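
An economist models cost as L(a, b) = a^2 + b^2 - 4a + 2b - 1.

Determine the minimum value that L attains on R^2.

-6

L(a,b) separates as P(a) + Q(b) − 1, so its minimum is min P + min Q − 1.
P'(a) = 2a - 4 vanishes at a ∈ {2}; Q'(b) = 2b + 2 vanishes at b ∈ {-1}.
Local minima of P (where P''>0): P(2)=-4. Local minima of Q: Q(-1)=-1.
So the global minimum of L is P(2) + Q(-1) − 1 = -4 − 1 − 1 = -6, attained at (2, -1).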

Exercise objective: Word for word, repeat each line of the listing.

Answer for the task:
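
An economist models cost as L(a, b) = a^2 + b^2 - 4a + 2b - 1.

Determine the minimum value that L attains on R^2.

-6

L(a,b) separates as P(a) + Q(b) − 1, so its minimum is min P + min Q − 1.
P'(a) = 2a - 4 vanishes at a ∈ {2}; Q'(b) = 2b + 2 vanishes at b ∈ {-1}.
Local minima of P (where P''>0): P(2)=-4. Local minima of Q: Q(-1)=-1.
So the global minimum of L is P(2) + Q(-1) − 1 = -4 − 1 − 1 = -6, attained at (2, -1).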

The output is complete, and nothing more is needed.